WHAT YOU NEED TO DO: Reproduce the data in full, exactly.

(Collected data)

◆ ◆ ◆ ◆ ◆

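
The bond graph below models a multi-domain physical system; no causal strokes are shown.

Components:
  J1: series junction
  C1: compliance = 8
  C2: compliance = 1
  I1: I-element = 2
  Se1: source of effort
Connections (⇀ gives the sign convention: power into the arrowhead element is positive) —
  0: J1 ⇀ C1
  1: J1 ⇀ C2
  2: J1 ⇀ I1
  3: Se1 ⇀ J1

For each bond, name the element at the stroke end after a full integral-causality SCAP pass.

#3 stroke at J1  (Se1 fixes effort; stroke away)
#0 stroke at J1  (prefer integral on C1)
#1 stroke at J1  (C2: C, integral causality)
#2 stroke at I1  (J1: last free bond brings flow in)

#0 |J1
#1 |J1
#2 |I1
#3 |J1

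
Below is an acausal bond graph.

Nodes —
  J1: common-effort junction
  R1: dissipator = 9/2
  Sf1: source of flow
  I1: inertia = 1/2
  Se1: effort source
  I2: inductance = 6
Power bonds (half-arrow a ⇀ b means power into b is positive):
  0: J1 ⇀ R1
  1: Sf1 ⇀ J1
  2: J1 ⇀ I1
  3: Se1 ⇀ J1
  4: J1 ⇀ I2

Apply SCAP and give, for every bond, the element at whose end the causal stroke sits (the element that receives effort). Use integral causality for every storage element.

bond 1 stroke→Sf1  (Sf1 fixes flow; stroke at Sf1)
bond 3 stroke→J1  (Se1: effort source, stroke at far end)
bond 0 stroke→R1  (0-jn J1 has e-setter on 3)
bond 2 stroke→I1  (J1: bond 3 brought effort, rest push out)
bond 4 stroke→I2  (0-jn J1 has e-setter on 3)

bond 0 →R1
bond 1 →Sf1
bond 2 →I1
bond 3 →J1
bond 4 →I2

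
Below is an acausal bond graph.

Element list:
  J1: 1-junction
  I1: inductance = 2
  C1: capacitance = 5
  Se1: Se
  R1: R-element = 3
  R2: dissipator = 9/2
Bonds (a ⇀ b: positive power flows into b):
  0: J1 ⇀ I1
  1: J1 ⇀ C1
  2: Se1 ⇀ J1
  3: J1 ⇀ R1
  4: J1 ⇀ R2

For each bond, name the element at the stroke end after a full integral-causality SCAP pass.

#2 |J1  (source Se1 imposes e)
#0 |I1  (I1 outputs flow p/I1)
#1 |J1  (J1: bond 0 brought flow, rest push out)
#3 |J1  (J1 flow already set via bond 0)
#4 |J1  (common-f at J1 fixed by 0)

bond 0 stroke at I1
bond 1 stroke at J1
bond 2 stroke at J1
bond 3 stroke at J1
bond 4 stroke at J1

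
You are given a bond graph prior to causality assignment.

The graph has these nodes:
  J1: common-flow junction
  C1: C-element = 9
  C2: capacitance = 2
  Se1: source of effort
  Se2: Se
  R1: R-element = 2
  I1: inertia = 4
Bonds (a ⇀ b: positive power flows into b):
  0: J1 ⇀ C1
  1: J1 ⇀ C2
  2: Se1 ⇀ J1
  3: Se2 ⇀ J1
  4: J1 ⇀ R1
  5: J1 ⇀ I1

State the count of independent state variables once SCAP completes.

3  (C1, C2, I1 all integral)

#2 stroke→J1  (Se1: effort source, stroke at far end)
#3 stroke→J1  (Se2: effort source, stroke at far end)
#0 stroke→J1  (C1 outputs effort q/C1)
#1 stroke→J1  (prefer integral on C2)
#5 stroke→I1  (prefer integral on I1)
#4 stroke→J1  (1-jn J1 has f-setter on 5)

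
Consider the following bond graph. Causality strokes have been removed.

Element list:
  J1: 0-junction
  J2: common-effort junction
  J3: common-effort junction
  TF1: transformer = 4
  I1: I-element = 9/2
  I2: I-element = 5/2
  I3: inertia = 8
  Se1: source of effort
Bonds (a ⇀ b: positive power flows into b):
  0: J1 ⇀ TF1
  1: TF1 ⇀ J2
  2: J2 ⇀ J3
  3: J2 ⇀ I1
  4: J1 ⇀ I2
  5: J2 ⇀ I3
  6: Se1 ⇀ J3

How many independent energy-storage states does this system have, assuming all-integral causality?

b6 →J3  (Se1 fixes effort; stroke away)
b2 →J2  (J3: bond 6 brought effort, rest push out)
b1 →TF1  (J2: bond 2 brought effort, rest push out)
b3 →I1  (J2: bond 2 brought effort, rest push out)
b5 →I3  (0-jn J2 has e-setter on 2)
b0 →J1  (TF1 one-in-one-out from 1)
b4 →I2  (J1 effort already set via bond 0)

3  (I1, I2, I3 all integral)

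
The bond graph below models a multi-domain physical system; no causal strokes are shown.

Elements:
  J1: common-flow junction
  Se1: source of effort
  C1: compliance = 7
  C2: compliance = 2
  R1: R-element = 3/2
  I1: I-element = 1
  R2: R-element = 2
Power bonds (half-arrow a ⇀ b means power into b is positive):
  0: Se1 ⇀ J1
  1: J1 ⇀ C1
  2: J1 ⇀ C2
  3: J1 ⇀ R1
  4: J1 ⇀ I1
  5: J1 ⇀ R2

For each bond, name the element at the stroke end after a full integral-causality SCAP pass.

b0 →J1
b1 →J1
b2 →J1
b3 →J1
b4 →I1
b5 →J1

bond 0 |J1  (Se1: effort source, stroke at far end)
bond 1 |J1  (C1: C, integral causality)
bond 2 |J1  (prefer integral on C2)
bond 4 |I1  (I1: I, integral causality)
bond 3 |J1  (common-f at J1 fixed by 4)
bond 5 |J1  (J1 flow already set via bond 4)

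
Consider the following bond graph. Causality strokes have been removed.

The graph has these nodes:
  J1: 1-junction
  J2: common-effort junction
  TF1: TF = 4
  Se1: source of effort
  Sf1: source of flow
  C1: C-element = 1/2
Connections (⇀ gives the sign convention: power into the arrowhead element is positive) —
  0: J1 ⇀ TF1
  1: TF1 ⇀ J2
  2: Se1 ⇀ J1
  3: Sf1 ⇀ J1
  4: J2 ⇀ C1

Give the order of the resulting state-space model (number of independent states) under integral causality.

1  (C1 all integral)

bond 2 stroke at J1  (Se1 (Se) sets effort on bond)
bond 3 stroke at Sf1  (Sf1: flow source, stroke at near end)
bond 0 stroke at J1  (J1 flow already set via bond 3)
bond 1 stroke at TF1  (TF TF1: opposite of bond 0)
bond 4 stroke at J2  (closing 0-jn rule on J2)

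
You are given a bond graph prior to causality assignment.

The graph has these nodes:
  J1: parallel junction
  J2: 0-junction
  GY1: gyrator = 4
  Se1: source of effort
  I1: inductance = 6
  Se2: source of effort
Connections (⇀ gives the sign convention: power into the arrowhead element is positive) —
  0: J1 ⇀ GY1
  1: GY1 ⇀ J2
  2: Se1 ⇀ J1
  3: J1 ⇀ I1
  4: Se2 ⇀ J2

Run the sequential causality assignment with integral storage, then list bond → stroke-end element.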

◆ ◆ ◆ ◆ ◆

OUTPUT OF THE TASK:
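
The bond graph below models a multi-domain physical system; no causal strokes are shown.

Components:
  J1: series junction
  C1: compliance = 8
  C2: compliance = 1
  I1: I-element = 2
  Se1: source of effort
Connections (⇀ gives the sign convention: power into the arrowhead element is positive) —
  0: J1 ⇀ C1
  1: J1 ⇀ C2
  2: J1 ⇀ I1
  3: Se1 ⇀ J1

For each bond, name the element at the stroke end after a full integral-causality SCAP pass.

#3 stroke at J1  (Se1 fixes effort; stroke away)
#0 stroke at J1  (prefer integral on C1)
#1 stroke at J1  (C2: C, integral causality)
#2 stroke at I1  (J1: last free bond brings flow in)

#0 |J1
#1 |J1
#2 |I1
#3 |J1

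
Below is an acausal bond graph.

Nodes —
  J1: common-effort junction
  R1: dissipator = 9/2
  Sf1: source of flow
  I1: inertia = 1/2
  Se1: effort source
  I2: inductance = 6
Power bonds (half-arrow a ⇀ b means power into b is positive):
  0: J1 ⇀ R1
  1: Sf1 ⇀ J1
  2: J1 ⇀ I1
  3: Se1 ⇀ J1
  4: J1 ⇀ I2

Apply SCAP and give, for every bond, the element at whose end the causal stroke sits (the element that receives effort). Use integral causality for every storage element.

bond 1 stroke→Sf1  (Sf1 fixes flow; stroke at Sf1)
bond 3 stroke→J1  (Se1: effort source, stroke at far end)
bond 0 stroke→R1  (0-jn J1 has e-setter on 3)
bond 2 stroke→I1  (J1: bond 3 brought effort, rest push out)
bond 4 stroke→I2  (0-jn J1 has e-setter on 3)

bond 0 →R1
bond 1 →Sf1
bond 2 →I1
bond 3 →J1
bond 4 →I2

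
Below is an acausal bond graph.

Element list:
  J1: 1-junction
  I1: inductance = 2
  C1: capacitance = 5
  Se1: Se
  R1: R-element = 3
  R2: dissipator = 9/2
Bonds (a ⇀ b: positive power flows into b):
  0: J1 ⇀ I1
  1: J1 ⇀ C1
  2: Se1 ⇀ J1
  3: J1 ⇀ R1
  4: J1 ⇀ R2

For each bond, name the element at the stroke end after a full integral-causality SCAP pass.

#2 |J1  (source Se1 imposes e)
#0 |I1  (I1 outputs flow p/I1)
#1 |J1  (J1: bond 0 brought flow, rest push out)
#3 |J1  (J1 flow already set via bond 0)
#4 |J1  (common-f at J1 fixed by 0)

bond 0 stroke at I1
bond 1 stroke at J1
bond 2 stroke at J1
bond 3 stroke at J1
bond 4 stroke at J1

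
You are given a bond graph prior to causality assignment.

The graph has these nodes:
  J1: common-flow junction
  C1: C-element = 9
  C2: capacitance = 2
  Se1: source of effort
  Se2: Se
  R1: R-element = 2
  I1: inertia = 4
Bonds (a ⇀ b: positive power flows into b):
  0: J1 ⇀ C1
  1: J1 ⇀ C2
  2: Se1 ⇀ J1
  3: Se2 ⇀ J1
  4: J1 ⇀ R1
  5: J1 ⇀ I1

State the count of independent state variables once SCAP completes.

3  (C1, C2, I1 all integral)

#2 stroke→J1  (Se1: effort source, stroke at far end)
#3 stroke→J1  (Se2: effort source, stroke at far end)
#0 stroke→J1  (C1 outputs effort q/C1)
#1 stroke→J1  (prefer integral on C2)
#5 stroke→I1  (prefer integral on I1)
#4 stroke→J1  (1-jn J1 has f-setter on 5)

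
Consider the following bond graph. Causality strokes have been removed.

Element list:
  J1: 0-junction
  J2: common-effort junction
  J3: common-effort junction
  TF1: transformer = 4
  I1: I-element = 9/2
  I2: I-element = 5/2
  I3: inertia = 8
  Se1: source of effort
Bonds (a ⇀ b: positive power flows into b):
  0: J1 ⇀ TF1
  1: TF1 ⇀ J2
  2: J2 ⇀ J3
  3: J2 ⇀ I1
  4: J1 ⇀ I2
  5: J2 ⇀ I3
  6: Se1 ⇀ J3

How many independent energy-storage states does this system have, assuming all-integral causality?

b6 →J3  (Se1 fixes effort; stroke away)
b2 →J2  (J3: bond 6 brought effort, rest push out)
b1 →TF1  (J2: bond 2 brought effort, rest push out)
b3 →I1  (J2: bond 2 brought effort, rest push out)
b5 →I3  (0-jn J2 has e-setter on 2)
b0 →J1  (TF1 one-in-one-out from 1)
b4 →I2  (J1 effort already set via bond 0)

3  (I1, I2, I3 all integral)

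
The bond graph below models a multi-domain physical system; no causal strokes are shown.

Elements:
  J1: common-flow junction
  Se1: source of effort
  C1: compliance = 7
  C2: compliance = 2
  R1: R-element = 3/2
  I1: I-element = 1
  R2: R-element = 2
Power bonds (half-arrow a ⇀ b means power into b is positive):
  0: Se1 ⇀ J1
  1: J1 ⇀ C1
  2: J1 ⇀ C2
  3: J1 ⇀ R1
  4: J1 ⇀ I1
  5: J1 ⇀ R2

For each bond, name the element at the stroke end after a full integral-causality SCAP pass.

b0 →J1
b1 →J1
b2 →J1
b3 →J1
b4 →I1
b5 →J1

bond 0 |J1  (Se1: effort source, stroke at far end)
bond 1 |J1  (C1: C, integral causality)
bond 2 |J1  (prefer integral on C2)
bond 4 |I1  (I1: I, integral causality)
bond 3 |J1  (common-f at J1 fixed by 4)
bond 5 |J1  (J1 flow already set via bond 4)

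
Consider the following bond graph. Causality strokes have been removed.

The graph has these nodes:
  J1: 1-junction
  J2: common-effort junction
  TF1: TF = 4
  Se1: source of effort
  Sf1: source of flow
  C1: C-element = 1/2
Connections (⇀ gives the sign convention: power into the arrowhead element is positive) —
  0: J1 ⇀ TF1
  1: TF1 ⇀ J2
  2: Se1 ⇀ J1
  3: Sf1 ⇀ J1
  4: J2 ⇀ C1

Give the order of the resulting state-space model (number of independent states) under integral causality.

1  (C1 all integral)

bond 2 stroke at J1  (Se1 (Se) sets effort on bond)
bond 3 stroke at Sf1  (Sf1: flow source, stroke at near end)
bond 0 stroke at J1  (J1 flow already set via bond 3)
bond 1 stroke at TF1  (TF TF1: opposite of bond 0)
bond 4 stroke at J2  (closing 0-jn rule on J2)

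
You are given a bond graph prior to causality assignment.

The graph has these nodes:
  J1: parallel junction
  J2: 0-junction
  GY1: gyrator = 4
  Se1: source of effort
  I1: inductance = 6
  Se2: source of effort
Connections (⇀ gives the sign convention: power into the arrowhead element is positive) —
  0: J1 ⇀ GY1
  1: GY1 ⇀ J2
  2: Se1 ⇀ J1
  3: J1 ⇀ I1
  4: Se2 ⇀ J2

Run the sequential causality assignment with integral storage, then list bond → stroke-end element.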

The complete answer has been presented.